━━ Provided records

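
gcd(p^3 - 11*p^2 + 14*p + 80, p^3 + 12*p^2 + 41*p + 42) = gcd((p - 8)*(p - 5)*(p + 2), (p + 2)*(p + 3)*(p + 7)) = p + 2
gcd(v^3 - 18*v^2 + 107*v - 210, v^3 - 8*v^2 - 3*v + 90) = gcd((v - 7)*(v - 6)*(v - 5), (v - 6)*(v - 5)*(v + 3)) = v^2 - 11*v + 30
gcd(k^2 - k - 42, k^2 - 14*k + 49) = k - 7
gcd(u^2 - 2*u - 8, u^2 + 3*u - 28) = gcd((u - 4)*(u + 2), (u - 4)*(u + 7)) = u - 4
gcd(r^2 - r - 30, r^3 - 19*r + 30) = r + 5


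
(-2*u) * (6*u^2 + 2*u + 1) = -12*u^3 - 4*u^2 - 2*u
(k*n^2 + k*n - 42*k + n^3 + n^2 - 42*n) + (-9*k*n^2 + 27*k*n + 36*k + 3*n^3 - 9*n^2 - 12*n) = -8*k*n^2 + 28*k*n - 6*k + 4*n^3 - 8*n^2 - 54*n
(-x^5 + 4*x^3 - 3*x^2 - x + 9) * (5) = -5*x^5 + 20*x^3 - 15*x^2 - 5*x + 45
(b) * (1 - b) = -b^2 + b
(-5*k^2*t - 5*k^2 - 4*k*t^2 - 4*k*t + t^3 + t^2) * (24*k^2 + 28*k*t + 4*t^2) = -120*k^4*t - 120*k^4 - 236*k^3*t^2 - 236*k^3*t - 108*k^2*t^3 - 108*k^2*t^2 + 12*k*t^4 + 12*k*t^3 + 4*t^5 + 4*t^4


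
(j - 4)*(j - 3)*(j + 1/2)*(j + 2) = j^4 - 9*j^3/2 - 9*j^2/2 + 23*j + 12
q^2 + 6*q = q*(q + 6)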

━━━━

- Problem details: Please repeat the whole listing above, keeping every line exactly as it reads.

- Answer section:
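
gcd(p^3 - 11*p^2 + 14*p + 80, p^3 + 12*p^2 + 41*p + 42) = gcd((p - 8)*(p - 5)*(p + 2), (p + 2)*(p + 3)*(p + 7)) = p + 2
gcd(v^3 - 18*v^2 + 107*v - 210, v^3 - 8*v^2 - 3*v + 90) = gcd((v - 7)*(v - 6)*(v - 5), (v - 6)*(v - 5)*(v + 3)) = v^2 - 11*v + 30
gcd(k^2 - k - 42, k^2 - 14*k + 49) = k - 7
gcd(u^2 - 2*u - 8, u^2 + 3*u - 28) = gcd((u - 4)*(u + 2), (u - 4)*(u + 7)) = u - 4
gcd(r^2 - r - 30, r^3 - 19*r + 30) = r + 5


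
(-2*u) * (6*u^2 + 2*u + 1) = -12*u^3 - 4*u^2 - 2*u
(k*n^2 + k*n - 42*k + n^3 + n^2 - 42*n) + (-9*k*n^2 + 27*k*n + 36*k + 3*n^3 - 9*n^2 - 12*n) = -8*k*n^2 + 28*k*n - 6*k + 4*n^3 - 8*n^2 - 54*n
(-x^5 + 4*x^3 - 3*x^2 - x + 9) * (5) = -5*x^5 + 20*x^3 - 15*x^2 - 5*x + 45
(b) * (1 - b) = -b^2 + b
(-5*k^2*t - 5*k^2 - 4*k*t^2 - 4*k*t + t^3 + t^2) * (24*k^2 + 28*k*t + 4*t^2) = -120*k^4*t - 120*k^4 - 236*k^3*t^2 - 236*k^3*t - 108*k^2*t^3 - 108*k^2*t^2 + 12*k*t^4 + 12*k*t^3 + 4*t^5 + 4*t^4


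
(j - 4)*(j - 3)*(j + 1/2)*(j + 2) = j^4 - 9*j^3/2 - 9*j^2/2 + 23*j + 12
q^2 + 6*q = q*(q + 6)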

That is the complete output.